**PROMPT:**
Restate word for word the line with "5. ack(F0, 1)" and the rest of the listing after it, ending at the final line, and include nothing else.

**INFORMATION PROVIDED:**

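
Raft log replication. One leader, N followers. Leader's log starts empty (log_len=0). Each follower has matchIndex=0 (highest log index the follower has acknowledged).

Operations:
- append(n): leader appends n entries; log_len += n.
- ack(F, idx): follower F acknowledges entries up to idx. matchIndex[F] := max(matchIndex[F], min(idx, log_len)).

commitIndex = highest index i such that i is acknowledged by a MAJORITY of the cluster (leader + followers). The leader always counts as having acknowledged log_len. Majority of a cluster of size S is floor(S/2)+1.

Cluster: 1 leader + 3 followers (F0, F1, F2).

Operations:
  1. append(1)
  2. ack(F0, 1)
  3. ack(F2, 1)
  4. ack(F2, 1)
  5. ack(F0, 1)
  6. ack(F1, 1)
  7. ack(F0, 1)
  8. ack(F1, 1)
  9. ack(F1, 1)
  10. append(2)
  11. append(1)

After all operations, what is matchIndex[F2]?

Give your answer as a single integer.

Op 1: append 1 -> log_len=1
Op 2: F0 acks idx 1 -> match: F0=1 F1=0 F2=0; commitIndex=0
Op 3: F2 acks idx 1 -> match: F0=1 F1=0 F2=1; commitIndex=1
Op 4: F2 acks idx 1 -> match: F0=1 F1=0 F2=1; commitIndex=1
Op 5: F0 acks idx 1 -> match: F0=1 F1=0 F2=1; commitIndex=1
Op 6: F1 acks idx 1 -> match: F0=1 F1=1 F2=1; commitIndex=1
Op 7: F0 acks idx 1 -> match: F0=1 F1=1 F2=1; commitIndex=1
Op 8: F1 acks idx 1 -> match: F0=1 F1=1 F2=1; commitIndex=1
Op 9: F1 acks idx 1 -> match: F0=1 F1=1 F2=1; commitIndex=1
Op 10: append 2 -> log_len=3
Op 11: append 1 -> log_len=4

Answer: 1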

**YOUR RESPONSE:**
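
  5. ack(F0, 1)
  6. ack(F1, 1)
  7. ack(F0, 1)
  8. ack(F1, 1)
  9. ack(F1, 1)
  10. append(2)
  11. append(1)

After all operations, what is matchIndex[F2]?

Give your answer as a single integer.

Op 1: append 1 -> log_len=1
Op 2: F0 acks idx 1 -> match: F0=1 F1=0 F2=0; commitIndex=0
Op 3: F2 acks idx 1 -> match: F0=1 F1=0 F2=1; commitIndex=1
Op 4: F2 acks idx 1 -> match: F0=1 F1=0 F2=1; commitIndex=1
Op 5: F0 acks idx 1 -> match: F0=1 F1=0 F2=1; commitIndex=1
Op 6: F1 acks idx 1 -> match: F0=1 F1=1 F2=1; commitIndex=1
Op 7: F0 acks idx 1 -> match: F0=1 F1=1 F2=1; commitIndex=1
Op 8: F1 acks idx 1 -> match: F0=1 F1=1 F2=1; commitIndex=1
Op 9: F1 acks idx 1 -> match: F0=1 F1=1 F2=1; commitIndex=1
Op 10: append 2 -> log_len=3
Op 11: append 1 -> log_len=4

Answer: 1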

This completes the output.